▶ [GOAL OF THE EXERCISE]
Would you reproduce the entries that follow exactly as they appear?

[LISTED RECORDS — start]

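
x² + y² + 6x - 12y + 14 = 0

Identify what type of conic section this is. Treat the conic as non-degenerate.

No xy term. Coefficients of x² and y² are A = 1, C = 1.
A = C (same sign) ⇒ circle.

circle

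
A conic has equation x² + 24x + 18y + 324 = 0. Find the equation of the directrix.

y = -11/2

Only x is squared. Complete the square in x: (x + 12)² = -18(y + 10).
Vertex (-12, -10); 4p = -18 so p = -9/2. Opens down.
Directrix is the horizontal line y = k − p = -10 − (-9/2) = -11/2.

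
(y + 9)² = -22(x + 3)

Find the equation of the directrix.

x = 5/2

Vertex (-3, -9); 4p = -22 so p = -11/2. Opens left.
Directrix is the vertical line x = h − p = -3 − (-11/2) = 5/2.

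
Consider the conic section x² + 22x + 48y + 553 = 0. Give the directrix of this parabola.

Only x is squared. Complete the square in x: (x + 11)² = -48(y + 9).
Vertex (-11, -9); 4p = -48 so p = -12. Opens down.
Directrix is the horizontal line y = k − p = -9 − (-12) = 3.

y = 3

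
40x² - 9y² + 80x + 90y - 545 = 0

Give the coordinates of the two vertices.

(-4, 5) and (2, 5)

Collect terms: 40(x² + 2x) -9(y² - 10y) = 545
Completing the square gives 40(x + 1)² -9(y - 5)² = 545 + 40 - 225 = 360.
Dividing both sides by 360: (x + 1)²/9 - (y - 5)²/40 = 1
Hyperbola, center (-1, 5), transverse axis horizontal; a² = 9, b² = 40.
a = 3. Vertices at (h ± a, k).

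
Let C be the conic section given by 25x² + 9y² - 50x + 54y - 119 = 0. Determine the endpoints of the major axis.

(1, -8) and (1, 2)

Group the x- and y-terms: 25(x² - 2x) + 9(y² + 6y) = 119
Completing the square gives 25(x - 1)² + 9(y + 3)² = 119 + 25 + 81 = 225.
Dividing both sides by 225: (x - 1)²/9 + (y + 3)²/25 = 1
Ellipse, center (1, -3), major axis vertical; a² = 25, b² = 9.
a = 5. Vertices at (h, k ± a).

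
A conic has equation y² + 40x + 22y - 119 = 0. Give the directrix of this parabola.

x = 16

Only y is squared. Complete the square in y: (y + 11)² = -40(x - 6).
Vertex (6, -11); 4p = -40 so p = -10. Opens left.
Directrix is the vertical line x = h − p = 6 − (-10) = 16.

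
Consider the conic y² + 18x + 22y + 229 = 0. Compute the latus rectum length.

Only y is squared. Complete the square in y: (y + 11)² = -18(x + 6).
Vertex (-6, -11); 4p = -18 so p = -9/2. Opens left.
Latus rectum length = |4p| = 18.

18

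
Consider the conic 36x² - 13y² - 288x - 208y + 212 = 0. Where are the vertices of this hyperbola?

Collect terms: 36(x² - 8x) -13(y² + 16y) = -212
Complete the square in x and y: 36(x - 4)² -13(y + 8)² = -212 + 576 - 832 = -468
Divide through by -468 to get (y + 8)²/36 - (x - 4)²/13 = 1.
Hyperbola, center (4, -8), transverse axis vertical; a² = 36, b² = 13.
a = 6. Vertices at (h, k ± a).

(4, -14) and (4, -2)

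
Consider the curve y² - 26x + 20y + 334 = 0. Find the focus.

Only y is squared. Complete the square in y: (y + 10)² = 26(x - 9).
Vertex (9, -10); 4p = 26 so p = 13/2. Opens right.
Focus is p units from the vertex along the axis: (h + p, k).

(31/2, -10)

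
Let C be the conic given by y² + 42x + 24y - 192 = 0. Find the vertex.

Only y is squared. Complete the square in y: (y + 12)² = -42(x - 8).
Vertex (8, -12); 4p = -42 so p = -21/2. Opens left.

(8, -12)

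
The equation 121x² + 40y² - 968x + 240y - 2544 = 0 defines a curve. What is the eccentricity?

Collect terms: 121(x² - 8x) + 40(y² + 6y) = 2544
Complete the square in x and y: 121(x - 4)² + 40(y + 3)² = 2544 + 1936 + 360 = 4840
Divide by 4840: (x - 4)²/40 + (y + 3)²/121 = 1
Ellipse, center (4, -3), major axis vertical; a² = 121, b² = 40.
c² = a² - b² = 81, so c = 9.
e = c/a = 9/11.

e = 9/11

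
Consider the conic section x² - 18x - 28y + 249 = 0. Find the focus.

(9, 13)

Only x is squared. Complete the square in x: (x - 9)² = 28(y - 6).
Vertex (9, 6); 4p = 28 so p = 7. Opens up.
Focus is p units from the vertex along the axis: (h, k + p).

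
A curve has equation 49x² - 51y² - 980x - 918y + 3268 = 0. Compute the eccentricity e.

Collect terms: 49(x² - 20x) -51(y² + 18y) = -3268
Complete the square in x and y: 49(x - 10)² -51(y + 9)² = -3268 + 4900 - 4131 = -2499
Divide by -2499: (y + 9)²/49 - (x - 10)²/51 = 1
Hyperbola, center (10, -9), transverse axis vertical; a² = 49, b² = 51.
c² = a² + b² = 100, so c = 10.
e = c/a = 10/7.

e = 10/7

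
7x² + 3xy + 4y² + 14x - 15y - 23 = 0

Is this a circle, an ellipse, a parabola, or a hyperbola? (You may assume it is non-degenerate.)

ellipse

A = 7, B = 3, C = 4.
Discriminant B² − 4AC = 3² − 4·7·4 = -103.
B² − 4AC < 0 ⇒ ellipse.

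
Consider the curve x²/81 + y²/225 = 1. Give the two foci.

(0, -12) and (0, 12)

Center (0, 0). The larger denominator 225 sits under the y-term, so the major axis is vertical; a² = 225, b² = 81.
c² = a² - b² = 225 - 81 = 144, so c = 12.
Foci lie on the vertical axis through the center: (h, k ± c).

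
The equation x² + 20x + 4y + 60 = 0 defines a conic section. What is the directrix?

y = 11

Only x is squared. Complete the square in x: (x + 10)² = -4(y - 10).
Vertex (-10, 10); 4p = -4 so p = -1. Opens down.
Directrix is the horizontal line y = k − p = 10 − (-1) = 11.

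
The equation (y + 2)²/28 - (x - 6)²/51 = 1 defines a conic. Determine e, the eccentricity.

e = √553/14

Center (6, -2). The positive term is the y-term, so the transverse axis is vertical; a² = 28, b² = 51.
c² = a² + b² = 79, so c = √79.
e = c/a = √79/2√7 = √553/14.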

[LISTED RECORDS — finish]

▶ [WORKED SOLUTION]
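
x² + y² + 6x - 12y + 14 = 0

Identify what type of conic section this is. Treat the conic as non-degenerate.

No xy term. Coefficients of x² and y² are A = 1, C = 1.
A = C (same sign) ⇒ circle.

circle

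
A conic has equation x² + 24x + 18y + 324 = 0. Find the equation of the directrix.

y = -11/2

Only x is squared. Complete the square in x: (x + 12)² = -18(y + 10).
Vertex (-12, -10); 4p = -18 so p = -9/2. Opens down.
Directrix is the horizontal line y = k − p = -10 − (-9/2) = -11/2.

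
(y + 9)² = -22(x + 3)

Find the equation of the directrix.

x = 5/2

Vertex (-3, -9); 4p = -22 so p = -11/2. Opens left.
Directrix is the vertical line x = h − p = -3 − (-11/2) = 5/2.

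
Consider the conic section x² + 22x + 48y + 553 = 0. Give the directrix of this parabola.

Only x is squared. Complete the square in x: (x + 11)² = -48(y + 9).
Vertex (-11, -9); 4p = -48 so p = -12. Opens down.
Directrix is the horizontal line y = k − p = -9 − (-12) = 3.

y = 3

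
40x² - 9y² + 80x + 90y - 545 = 0

Give the coordinates of the two vertices.

(-4, 5) and (2, 5)

Collect terms: 40(x² + 2x) -9(y² - 10y) = 545
Completing the square gives 40(x + 1)² -9(y - 5)² = 545 + 40 - 225 = 360.
Dividing both sides by 360: (x + 1)²/9 - (y - 5)²/40 = 1
Hyperbola, center (-1, 5), transverse axis horizontal; a² = 9, b² = 40.
a = 3. Vertices at (h ± a, k).

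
Let C be the conic section given by 25x² + 9y² - 50x + 54y - 119 = 0. Determine the endpoints of the major axis.

(1, -8) and (1, 2)

Group the x- and y-terms: 25(x² - 2x) + 9(y² + 6y) = 119
Completing the square gives 25(x - 1)² + 9(y + 3)² = 119 + 25 + 81 = 225.
Dividing both sides by 225: (x - 1)²/9 + (y + 3)²/25 = 1
Ellipse, center (1, -3), major axis vertical; a² = 25, b² = 9.
a = 5. Vertices at (h, k ± a).

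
A conic has equation y² + 40x + 22y - 119 = 0. Give the directrix of this parabola.

x = 16

Only y is squared. Complete the square in y: (y + 11)² = -40(x - 6).
Vertex (6, -11); 4p = -40 so p = -10. Opens left.
Directrix is the vertical line x = h − p = 6 − (-10) = 16.

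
Consider the conic y² + 18x + 22y + 229 = 0. Compute the latus rectum length.

Only y is squared. Complete the square in y: (y + 11)² = -18(x + 6).
Vertex (-6, -11); 4p = -18 so p = -9/2. Opens left.
Latus rectum length = |4p| = 18.

18

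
Consider the conic 36x² - 13y² - 288x - 208y + 212 = 0. Where are the vertices of this hyperbola?

Collect terms: 36(x² - 8x) -13(y² + 16y) = -212
Complete the square in x and y: 36(x - 4)² -13(y + 8)² = -212 + 576 - 832 = -468
Divide through by -468 to get (y + 8)²/36 - (x - 4)²/13 = 1.
Hyperbola, center (4, -8), transverse axis vertical; a² = 36, b² = 13.
a = 6. Vertices at (h, k ± a).

(4, -14) and (4, -2)

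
Consider the curve y² - 26x + 20y + 334 = 0. Find the focus.

Only y is squared. Complete the square in y: (y + 10)² = 26(x - 9).
Vertex (9, -10); 4p = 26 so p = 13/2. Opens right.
Focus is p units from the vertex along the axis: (h + p, k).

(31/2, -10)

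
Let C be the conic given by y² + 42x + 24y - 192 = 0. Find the vertex.

Only y is squared. Complete the square in y: (y + 12)² = -42(x - 8).
Vertex (8, -12); 4p = -42 so p = -21/2. Opens left.

(8, -12)

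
The equation 121x² + 40y² - 968x + 240y - 2544 = 0 defines a curve. What is the eccentricity?

Collect terms: 121(x² - 8x) + 40(y² + 6y) = 2544
Complete the square in x and y: 121(x - 4)² + 40(y + 3)² = 2544 + 1936 + 360 = 4840
Divide by 4840: (x - 4)²/40 + (y + 3)²/121 = 1
Ellipse, center (4, -3), major axis vertical; a² = 121, b² = 40.
c² = a² - b² = 81, so c = 9.
e = c/a = 9/11.

e = 9/11

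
Consider the conic section x² - 18x - 28y + 249 = 0. Find the focus.

(9, 13)

Only x is squared. Complete the square in x: (x - 9)² = 28(y - 6).
Vertex (9, 6); 4p = 28 so p = 7. Opens up.
Focus is p units from the vertex along the axis: (h, k + p).

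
A curve has equation 49x² - 51y² - 980x - 918y + 3268 = 0. Compute the eccentricity e.

Collect terms: 49(x² - 20x) -51(y² + 18y) = -3268
Complete the square in x and y: 49(x - 10)² -51(y + 9)² = -3268 + 4900 - 4131 = -2499
Divide by -2499: (y + 9)²/49 - (x - 10)²/51 = 1
Hyperbola, center (10, -9), transverse axis vertical; a² = 49, b² = 51.
c² = a² + b² = 100, so c = 10.
e = c/a = 10/7.

e = 10/7

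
7x² + 3xy + 4y² + 14x - 15y - 23 = 0

Is this a circle, an ellipse, a parabola, or a hyperbola? (You may assume it is non-degenerate.)

ellipse

A = 7, B = 3, C = 4.
Discriminant B² − 4AC = 3² − 4·7·4 = -103.
B² − 4AC < 0 ⇒ ellipse.

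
Consider the curve x²/81 + y²/225 = 1. Give the two foci.

(0, -12) and (0, 12)

Center (0, 0). The larger denominator 225 sits under the y-term, so the major axis is vertical; a² = 225, b² = 81.
c² = a² - b² = 225 - 81 = 144, so c = 12.
Foci lie on the vertical axis through the center: (h, k ± c).

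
The equation x² + 20x + 4y + 60 = 0 defines a conic section. What is the directrix?

y = 11

Only x is squared. Complete the square in x: (x + 10)² = -4(y - 10).
Vertex (-10, 10); 4p = -4 so p = -1. Opens down.
Directrix is the horizontal line y = k − p = 10 − (-1) = 11.

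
The equation (y + 2)²/28 - (x - 6)²/51 = 1 defines a conic. Determine e, the eccentricity.

e = √553/14

Center (6, -2). The positive term is the y-term, so the transverse axis is vertical; a² = 28, b² = 51.
c² = a² + b² = 79, so c = √79.
e = c/a = √79/2√7 = √553/14.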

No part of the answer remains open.